Task material: Begin

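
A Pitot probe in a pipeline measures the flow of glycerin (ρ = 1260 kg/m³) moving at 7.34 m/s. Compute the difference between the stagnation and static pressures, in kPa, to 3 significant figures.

Bernoulli between the free stream and the stagnation point: ½ρv² = P_stag − P_static.
ΔP = ½·1260·7.34² = 33900 Pa.

ΔP = 33.9 kPa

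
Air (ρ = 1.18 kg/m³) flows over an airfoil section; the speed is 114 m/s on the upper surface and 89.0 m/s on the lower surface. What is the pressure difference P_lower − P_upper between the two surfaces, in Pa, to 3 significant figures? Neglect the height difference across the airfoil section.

The pressure is lower where the speed is higher: ΔP = ½ρ(v_up² − v_low²).
ΔP = ½·1.18·(114² − 89.0²) = 2990 Pa.

ΔP ≈ 2990 Pa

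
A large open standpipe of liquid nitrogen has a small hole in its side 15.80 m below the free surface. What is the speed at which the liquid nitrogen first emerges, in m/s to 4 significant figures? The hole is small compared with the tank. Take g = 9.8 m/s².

With the surface at rest and both surface and jet at atmospheric pressure, Bernoulli gives ρg h = ½ρv², so v = √(2gh) = √(2·9.8·15.80) = 17.60 m/s.

17.60 m/s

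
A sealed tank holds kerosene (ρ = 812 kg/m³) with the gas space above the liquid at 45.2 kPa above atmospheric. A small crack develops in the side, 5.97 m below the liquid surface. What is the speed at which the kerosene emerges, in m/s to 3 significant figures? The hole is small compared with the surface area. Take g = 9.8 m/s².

v ≈ 15.1 m/s

Take point 1 at the surface (v₁ ≈ 0) and point 2 at the hole (at atmospheric pressure). Bernoulli: P₁ + ρg h = P_atm + ½ρv₂².
With P₁ − P_atm = 45200 Pa, v₂ = √(2gh + 2ΔP/ρ) = √(2·9.8·5.97 + 2·45200/812) = 15.1 m/s.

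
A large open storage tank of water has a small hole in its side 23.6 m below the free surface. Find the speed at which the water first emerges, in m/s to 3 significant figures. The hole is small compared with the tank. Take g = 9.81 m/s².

v ≈ 21.5 m/s

With the surface at rest and both surface and jet at atmospheric pressure, Bernoulli gives ρg h = ½ρv², so v = √(2gh) = √(2·9.81·23.6) = 21.5 m/s.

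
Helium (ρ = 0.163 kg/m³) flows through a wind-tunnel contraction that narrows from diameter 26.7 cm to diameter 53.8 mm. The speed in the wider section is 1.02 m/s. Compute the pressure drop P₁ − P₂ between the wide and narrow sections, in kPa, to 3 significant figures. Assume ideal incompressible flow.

ΔP ≈ 0.0514 kPa

The volume flow rate is constant, so v₂ = (A₁/A₂)v₁ = (560/22.7)·1.02 = 25.1 m/s.
Bernoulli (h₁ = h₂): P₁ − P₂ = ½ρ(v₂² − v₁²).
P₁ − P₂ = ½·0.163·(25.1² − 1.02²) = ½·0.163·630 = 51.4 Pa.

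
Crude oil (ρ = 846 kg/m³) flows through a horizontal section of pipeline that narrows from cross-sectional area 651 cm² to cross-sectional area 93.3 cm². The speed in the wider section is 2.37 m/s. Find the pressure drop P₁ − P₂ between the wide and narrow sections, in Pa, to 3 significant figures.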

Task material: End

**What to produce**
Reproduce all the records shown above, unchanged.

**Solution to this exercise**
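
A Pitot probe in a pipeline measures the flow of glycerin (ρ = 1260 kg/m³) moving at 7.34 m/s. Compute the difference between the stagnation and static pressures, in kPa, to 3 significant figures.

Bernoulli between the free stream and the stagnation point: ½ρv² = P_stag − P_static.
ΔP = ½·1260·7.34² = 33900 Pa.

ΔP = 33.9 kPa

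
Air (ρ = 1.18 kg/m³) flows over an airfoil section; the speed is 114 m/s on the upper surface and 89.0 m/s on the lower surface. What is the pressure difference P_lower − P_upper between the two surfaces, in Pa, to 3 significant figures? Neglect the height difference across the airfoil section.

The pressure is lower where the speed is higher: ΔP = ½ρ(v_up² − v_low²).
ΔP = ½·1.18·(114² − 89.0²) = 2990 Pa.

ΔP ≈ 2990 Pa

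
A large open standpipe of liquid nitrogen has a small hole in its side 15.80 m below the free surface. What is the speed at which the liquid nitrogen first emerges, in m/s to 4 significant figures? The hole is small compared with the tank. Take g = 9.8 m/s².

With the surface at rest and both surface and jet at atmospheric pressure, Bernoulli gives ρg h = ½ρv², so v = √(2gh) = √(2·9.8·15.80) = 17.60 m/s.

17.60 m/s

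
A sealed tank holds kerosene (ρ = 812 kg/m³) with the gas space above the liquid at 45.2 kPa above atmospheric. A small crack develops in the side, 5.97 m below the liquid surface. What is the speed at which the kerosene emerges, in m/s to 3 significant figures? The hole is small compared with the surface area. Take g = 9.8 m/s².

v ≈ 15.1 m/s

Take point 1 at the surface (v₁ ≈ 0) and point 2 at the hole (at atmospheric pressure). Bernoulli: P₁ + ρg h = P_atm + ½ρv₂².
With P₁ − P_atm = 45200 Pa, v₂ = √(2gh + 2ΔP/ρ) = √(2·9.8·5.97 + 2·45200/812) = 15.1 m/s.

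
A large open storage tank of water has a small hole in its side 23.6 m below the free surface. Find the speed at which the water first emerges, in m/s to 3 significant figures. The hole is small compared with the tank. Take g = 9.81 m/s².

v ≈ 21.5 m/s

With the surface at rest and both surface and jet at atmospheric pressure, Bernoulli gives ρg h = ½ρv², so v = √(2gh) = √(2·9.81·23.6) = 21.5 m/s.

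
Helium (ρ = 0.163 kg/m³) flows through a wind-tunnel contraction that narrows from diameter 26.7 cm to diameter 53.8 mm. The speed in the wider section is 1.02 m/s. Compute the pressure drop P₁ − P₂ between the wide and narrow sections, in kPa, to 3 significant figures. Assume ideal incompressible flow.

ΔP ≈ 0.0514 kPa

The volume flow rate is constant, so v₂ = (A₁/A₂)v₁ = (560/22.7)·1.02 = 25.1 m/s.
Bernoulli (h₁ = h₂): P₁ − P₂ = ½ρ(v₂² − v₁²).
P₁ − P₂ = ½·0.163·(25.1² − 1.02²) = ½·0.163·630 = 51.4 Pa.

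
Crude oil (ρ = 846 kg/m³) flows through a horizontal section of pipeline that narrows from cross-sectional area 651 cm² to cross-sectional area 93.3 cm². The speed in the wider section is 2.37 m/s. Find the pressure drop P₁ − P₂ between the wide and narrow sections, in Pa, to 3 significant figures.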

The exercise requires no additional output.